• Your assignment:
Among the entries below, only the lines starting at the one with "T3: reflect across y = 0" and ending at the one with "T4: rotate counter-clockwise", both included, are to be printed exactly.

• Collection entries:
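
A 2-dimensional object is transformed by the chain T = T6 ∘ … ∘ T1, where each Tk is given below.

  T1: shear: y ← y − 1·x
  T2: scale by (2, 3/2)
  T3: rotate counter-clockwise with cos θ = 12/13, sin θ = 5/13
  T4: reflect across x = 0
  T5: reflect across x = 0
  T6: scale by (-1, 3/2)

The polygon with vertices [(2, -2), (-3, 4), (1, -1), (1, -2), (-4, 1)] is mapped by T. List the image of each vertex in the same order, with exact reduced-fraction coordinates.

T1 shear: y ← y − 1·x: (2, -2) → (2, -4); (-3, 4) → (-3, 7); (1, -1) → (1, -2); (1, -2) → (1, -3); (-4, 1) → (-4, 5)
T2 scale by (2, 3/2): (2, -4) → (4, -6); (-3, 7) → (-6, 21/2); (1, -2) → (2, -3); (1, -3) → (2, -9/2); (-4, 5) → (-8, 15/2)
T3 rotate counter-clockwise with cos θ = 12/13, sin θ = 5/13: (4, -6) → (6, -4); (-6, 21/2) → (-249/26, 96/13); (2, -3) → (3, -2); (2, -9/2) → (93/26, -44/13); (-8, 15/2) → (-267/26, 50/13)
T4 reflect across x = 0: (6, -4) → (-6, -4); (-249/26, 96/13) → (249/26, 96/13); (3, -2) → (-3, -2); (93/26, -44/13) → (-93/26, -44/13); (-267/26, 50/13) → (267/26, 50/13)
T5 reflect across x = 0: (-6, -4) → (6, -4); (249/26, 96/13) → (-249/26, 96/13); (-3, -2) → (3, -2); (-93/26, -44/13) → (93/26, -44/13); (267/26, 50/13) → (-267/26, 50/13)
T6 scale by (-1, 3/2): (6, -4) → (-6, -6); (-249/26, 96/13) → (249/26, 144/13); (3, -2) → (-3, -3); (93/26, -44/13) → (-93/26, -66/13); (-267/26, 50/13) → (267/26, 75/13)

image vertices: (-6, -6), (249/26, 144/13), (-3, -3), (-93/26, -66/13), (267/26, 75/13)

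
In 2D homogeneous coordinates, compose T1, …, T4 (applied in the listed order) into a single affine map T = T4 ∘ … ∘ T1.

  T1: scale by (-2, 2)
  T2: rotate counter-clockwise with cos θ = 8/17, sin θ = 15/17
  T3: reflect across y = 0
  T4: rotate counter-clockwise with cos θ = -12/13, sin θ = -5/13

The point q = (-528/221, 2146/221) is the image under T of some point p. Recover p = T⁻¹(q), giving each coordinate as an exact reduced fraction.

T1 = [-2 0 0; 0 2 0; 0 0 1]
T2·T1 = [-16/17 -30/17 0; -30/17 16/17 0; 0 0 1]
T3·…·T1 = [-16/17 -30/17 0; 30/17 -16/17 0; 0 0 1]
T4·…·T1 = [342/221 280/221 0; -280/221 342/221 0; 0 0 1]
det M = 4; M⁻¹ = [171/442 -70/221 0; 70/221 171/442 0; 0 0 1]
M⁻¹ · (-528/221, 2146/221)ᵀ = (-4, 3)ᵀ

p = (-4, 3)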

• Solution:
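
  T3: reflect across y = 0
  T4: rotate counter-clockwise with cos θ = -12/13, sin θ = -5/13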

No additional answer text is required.